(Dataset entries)
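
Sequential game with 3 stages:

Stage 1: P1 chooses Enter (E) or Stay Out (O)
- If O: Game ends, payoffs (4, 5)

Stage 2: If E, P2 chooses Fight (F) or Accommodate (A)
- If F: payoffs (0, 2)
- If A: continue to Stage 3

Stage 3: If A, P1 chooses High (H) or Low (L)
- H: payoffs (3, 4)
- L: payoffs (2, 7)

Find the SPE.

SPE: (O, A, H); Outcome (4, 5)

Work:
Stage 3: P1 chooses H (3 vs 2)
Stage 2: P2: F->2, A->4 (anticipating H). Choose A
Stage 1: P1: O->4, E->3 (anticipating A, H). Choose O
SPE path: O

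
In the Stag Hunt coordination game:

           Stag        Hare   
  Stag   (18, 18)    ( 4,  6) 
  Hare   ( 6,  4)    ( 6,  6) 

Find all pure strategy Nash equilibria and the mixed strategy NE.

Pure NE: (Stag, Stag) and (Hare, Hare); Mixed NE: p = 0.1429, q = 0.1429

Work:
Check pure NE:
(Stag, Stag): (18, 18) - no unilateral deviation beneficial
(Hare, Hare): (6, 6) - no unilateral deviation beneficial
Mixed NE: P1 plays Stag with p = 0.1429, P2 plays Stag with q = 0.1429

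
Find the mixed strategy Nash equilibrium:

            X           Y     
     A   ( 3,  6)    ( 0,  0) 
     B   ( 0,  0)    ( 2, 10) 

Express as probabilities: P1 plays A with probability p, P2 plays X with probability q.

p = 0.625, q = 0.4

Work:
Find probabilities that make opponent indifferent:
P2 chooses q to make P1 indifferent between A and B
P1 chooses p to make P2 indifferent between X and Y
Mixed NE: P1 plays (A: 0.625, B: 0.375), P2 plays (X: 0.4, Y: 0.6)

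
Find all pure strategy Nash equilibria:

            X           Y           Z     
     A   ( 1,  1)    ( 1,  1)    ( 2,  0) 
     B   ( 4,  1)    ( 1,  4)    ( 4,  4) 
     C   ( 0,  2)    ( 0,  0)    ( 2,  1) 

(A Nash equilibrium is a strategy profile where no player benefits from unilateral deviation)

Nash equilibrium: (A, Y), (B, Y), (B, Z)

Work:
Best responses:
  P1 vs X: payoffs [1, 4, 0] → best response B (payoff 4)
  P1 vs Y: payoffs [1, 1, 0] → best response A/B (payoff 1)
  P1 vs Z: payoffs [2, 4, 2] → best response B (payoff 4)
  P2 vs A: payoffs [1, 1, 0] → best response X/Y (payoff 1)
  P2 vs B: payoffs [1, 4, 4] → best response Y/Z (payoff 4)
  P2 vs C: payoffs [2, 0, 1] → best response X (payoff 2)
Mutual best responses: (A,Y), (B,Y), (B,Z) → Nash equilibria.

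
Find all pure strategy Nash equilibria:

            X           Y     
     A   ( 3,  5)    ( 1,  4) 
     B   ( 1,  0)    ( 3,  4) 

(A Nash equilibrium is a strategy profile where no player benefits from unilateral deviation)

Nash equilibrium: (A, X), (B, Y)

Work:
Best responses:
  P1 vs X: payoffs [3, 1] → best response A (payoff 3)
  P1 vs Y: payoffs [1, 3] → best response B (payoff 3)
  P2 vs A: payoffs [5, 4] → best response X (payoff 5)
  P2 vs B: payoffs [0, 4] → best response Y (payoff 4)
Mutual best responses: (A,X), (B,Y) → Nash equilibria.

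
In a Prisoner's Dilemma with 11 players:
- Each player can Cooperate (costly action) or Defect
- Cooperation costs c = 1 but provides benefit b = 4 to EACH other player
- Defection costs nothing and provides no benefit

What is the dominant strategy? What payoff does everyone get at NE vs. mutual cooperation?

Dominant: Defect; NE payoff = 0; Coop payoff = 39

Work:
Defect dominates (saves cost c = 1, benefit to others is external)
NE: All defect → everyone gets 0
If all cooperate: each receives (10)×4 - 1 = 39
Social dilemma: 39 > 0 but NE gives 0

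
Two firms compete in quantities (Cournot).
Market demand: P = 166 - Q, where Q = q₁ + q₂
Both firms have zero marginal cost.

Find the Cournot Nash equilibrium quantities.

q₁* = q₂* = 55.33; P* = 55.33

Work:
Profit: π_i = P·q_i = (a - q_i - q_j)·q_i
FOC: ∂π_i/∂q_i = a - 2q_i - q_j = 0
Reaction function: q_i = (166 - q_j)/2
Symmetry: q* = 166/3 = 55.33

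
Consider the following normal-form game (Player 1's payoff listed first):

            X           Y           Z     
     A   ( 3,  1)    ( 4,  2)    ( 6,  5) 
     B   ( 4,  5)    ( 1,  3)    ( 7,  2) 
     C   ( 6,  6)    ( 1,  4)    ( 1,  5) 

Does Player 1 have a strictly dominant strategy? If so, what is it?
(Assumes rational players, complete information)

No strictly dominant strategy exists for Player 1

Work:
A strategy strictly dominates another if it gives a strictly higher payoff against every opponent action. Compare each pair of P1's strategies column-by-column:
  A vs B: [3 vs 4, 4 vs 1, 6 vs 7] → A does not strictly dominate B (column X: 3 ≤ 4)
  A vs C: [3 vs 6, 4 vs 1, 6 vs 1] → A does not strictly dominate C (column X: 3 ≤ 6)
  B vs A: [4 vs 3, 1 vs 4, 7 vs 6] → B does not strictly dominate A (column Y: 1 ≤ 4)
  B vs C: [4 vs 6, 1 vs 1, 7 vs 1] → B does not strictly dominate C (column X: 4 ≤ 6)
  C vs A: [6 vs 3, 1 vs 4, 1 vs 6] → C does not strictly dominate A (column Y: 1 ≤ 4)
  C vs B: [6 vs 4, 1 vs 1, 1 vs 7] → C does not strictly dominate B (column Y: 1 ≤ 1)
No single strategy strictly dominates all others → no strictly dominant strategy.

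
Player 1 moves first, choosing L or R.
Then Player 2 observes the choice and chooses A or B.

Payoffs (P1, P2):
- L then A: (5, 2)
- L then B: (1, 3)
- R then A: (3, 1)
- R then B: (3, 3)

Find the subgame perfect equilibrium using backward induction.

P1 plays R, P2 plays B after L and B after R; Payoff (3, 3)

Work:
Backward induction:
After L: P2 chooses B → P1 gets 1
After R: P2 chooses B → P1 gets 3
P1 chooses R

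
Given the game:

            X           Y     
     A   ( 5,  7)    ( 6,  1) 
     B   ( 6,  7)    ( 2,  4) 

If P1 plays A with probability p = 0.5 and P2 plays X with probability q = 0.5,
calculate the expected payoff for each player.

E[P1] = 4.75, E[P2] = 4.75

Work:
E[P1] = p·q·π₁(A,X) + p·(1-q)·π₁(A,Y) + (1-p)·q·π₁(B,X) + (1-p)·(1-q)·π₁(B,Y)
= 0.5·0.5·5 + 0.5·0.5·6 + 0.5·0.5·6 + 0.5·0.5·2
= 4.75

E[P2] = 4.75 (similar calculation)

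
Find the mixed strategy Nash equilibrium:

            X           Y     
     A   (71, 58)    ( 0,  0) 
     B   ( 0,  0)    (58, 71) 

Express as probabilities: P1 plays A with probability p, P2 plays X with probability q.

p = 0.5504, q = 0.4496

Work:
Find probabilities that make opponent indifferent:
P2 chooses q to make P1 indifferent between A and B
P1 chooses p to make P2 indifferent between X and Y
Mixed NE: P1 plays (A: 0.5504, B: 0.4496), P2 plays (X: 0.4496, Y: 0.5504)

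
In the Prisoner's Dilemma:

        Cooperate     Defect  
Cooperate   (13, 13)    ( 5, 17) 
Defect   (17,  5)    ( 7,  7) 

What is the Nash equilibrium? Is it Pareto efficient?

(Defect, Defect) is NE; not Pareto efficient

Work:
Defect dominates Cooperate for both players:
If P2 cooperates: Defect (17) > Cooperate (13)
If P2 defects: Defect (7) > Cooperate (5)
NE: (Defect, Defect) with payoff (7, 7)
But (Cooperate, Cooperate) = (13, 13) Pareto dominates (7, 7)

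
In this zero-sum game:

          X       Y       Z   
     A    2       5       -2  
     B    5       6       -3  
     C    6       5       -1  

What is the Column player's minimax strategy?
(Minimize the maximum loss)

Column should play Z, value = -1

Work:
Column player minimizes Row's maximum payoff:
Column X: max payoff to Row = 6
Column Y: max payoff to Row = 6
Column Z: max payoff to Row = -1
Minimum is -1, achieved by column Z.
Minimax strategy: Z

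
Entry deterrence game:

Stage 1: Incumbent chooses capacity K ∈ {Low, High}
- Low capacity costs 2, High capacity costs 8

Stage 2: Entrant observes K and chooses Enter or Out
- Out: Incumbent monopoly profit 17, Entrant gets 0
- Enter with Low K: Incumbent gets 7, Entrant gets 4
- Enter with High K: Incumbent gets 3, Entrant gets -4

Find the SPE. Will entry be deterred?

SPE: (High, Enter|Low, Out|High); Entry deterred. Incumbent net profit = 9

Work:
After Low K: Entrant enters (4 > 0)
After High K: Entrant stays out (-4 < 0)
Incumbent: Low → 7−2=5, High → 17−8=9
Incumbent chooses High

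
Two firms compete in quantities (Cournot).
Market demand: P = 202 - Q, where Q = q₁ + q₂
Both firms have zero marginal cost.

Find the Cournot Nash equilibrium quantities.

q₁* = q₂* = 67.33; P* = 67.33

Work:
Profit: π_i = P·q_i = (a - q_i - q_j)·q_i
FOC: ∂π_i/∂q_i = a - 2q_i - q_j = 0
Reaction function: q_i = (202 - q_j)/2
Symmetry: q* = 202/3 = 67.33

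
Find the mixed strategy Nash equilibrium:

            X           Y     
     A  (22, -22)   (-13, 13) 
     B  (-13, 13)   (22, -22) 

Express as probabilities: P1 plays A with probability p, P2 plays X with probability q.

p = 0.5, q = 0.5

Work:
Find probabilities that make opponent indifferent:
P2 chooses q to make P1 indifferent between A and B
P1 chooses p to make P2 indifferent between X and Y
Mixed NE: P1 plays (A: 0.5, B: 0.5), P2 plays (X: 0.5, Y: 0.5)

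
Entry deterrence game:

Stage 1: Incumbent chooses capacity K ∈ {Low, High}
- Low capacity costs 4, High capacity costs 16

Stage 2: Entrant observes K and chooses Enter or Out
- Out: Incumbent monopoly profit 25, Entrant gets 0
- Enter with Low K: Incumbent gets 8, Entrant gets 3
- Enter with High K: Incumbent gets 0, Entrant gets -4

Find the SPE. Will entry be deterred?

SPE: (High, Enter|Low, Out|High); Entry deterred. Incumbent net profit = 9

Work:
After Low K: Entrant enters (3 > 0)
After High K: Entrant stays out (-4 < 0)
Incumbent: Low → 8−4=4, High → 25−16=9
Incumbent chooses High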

* **WHAT IS REQUIRED**
Your response should be the lines of the entries above that include the string "Market".

* **RESULT OF THIS EXERCISE**
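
Market demand: P = 166 - Q, where Q = q₁ + q₂
Market demand: P = 202 - Q, where Q = q₁ + q₂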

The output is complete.